*** RECORDED DATA ***

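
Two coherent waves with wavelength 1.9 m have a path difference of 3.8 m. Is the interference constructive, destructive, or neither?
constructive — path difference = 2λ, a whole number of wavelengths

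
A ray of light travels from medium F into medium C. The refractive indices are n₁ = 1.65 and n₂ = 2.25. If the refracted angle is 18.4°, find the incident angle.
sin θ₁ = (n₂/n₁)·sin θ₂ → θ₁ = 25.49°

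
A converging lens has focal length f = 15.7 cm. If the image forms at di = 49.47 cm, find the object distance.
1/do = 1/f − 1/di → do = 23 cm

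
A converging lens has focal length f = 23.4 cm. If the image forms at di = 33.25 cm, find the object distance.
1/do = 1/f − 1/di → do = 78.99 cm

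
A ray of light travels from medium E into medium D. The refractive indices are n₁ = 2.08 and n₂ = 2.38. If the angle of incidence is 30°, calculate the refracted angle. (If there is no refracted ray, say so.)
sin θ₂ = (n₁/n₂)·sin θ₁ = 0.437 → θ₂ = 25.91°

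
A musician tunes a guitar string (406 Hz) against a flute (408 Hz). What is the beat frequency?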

*** End of RECORDED DATA ***
*** RECORDED DATA ***

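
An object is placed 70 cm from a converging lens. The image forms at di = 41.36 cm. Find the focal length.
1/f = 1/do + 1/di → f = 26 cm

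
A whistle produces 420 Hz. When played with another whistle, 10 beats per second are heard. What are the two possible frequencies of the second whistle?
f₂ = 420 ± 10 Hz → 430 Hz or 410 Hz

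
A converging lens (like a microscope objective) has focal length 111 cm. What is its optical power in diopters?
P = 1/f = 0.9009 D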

*** End of RECORDED DATA ***
*** RECORDED DATA ***

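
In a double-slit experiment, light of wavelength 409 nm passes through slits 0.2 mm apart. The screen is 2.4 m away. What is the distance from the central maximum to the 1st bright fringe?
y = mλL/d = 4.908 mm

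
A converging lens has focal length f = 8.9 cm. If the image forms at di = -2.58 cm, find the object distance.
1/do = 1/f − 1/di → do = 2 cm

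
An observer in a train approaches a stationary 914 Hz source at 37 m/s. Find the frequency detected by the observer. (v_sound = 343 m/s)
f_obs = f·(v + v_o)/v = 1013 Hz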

*** End of RECORDED DATA ***

> **ASSIGNMENT**
Looking at the data above, write out exactly the lines that start at the one containing "A converging lens has focal length f = 23.4" and end at the one containing "A musician tunes"; include both and nothing beyond.

> **EXERCISE RESULT**
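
A converging lens has focal length f = 23.4 cm. If the image forms at di = 33.25 cm, find the object distance.
1/do = 1/f − 1/di → do = 78.99 cm

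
A ray of light travels from medium E into medium D. The refractive indices are n₁ = 2.08 and n₂ = 2.38. If the angle of incidence is 30°, calculate the refracted angle. (If there is no refracted ray, say so.)
sin θ₂ = (n₁/n₂)·sin θ₁ = 0.437 → θ₂ = 25.91°

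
A musician tunes a guitar string (406 Hz) against a flute (408 Hz). What is the beat frequency?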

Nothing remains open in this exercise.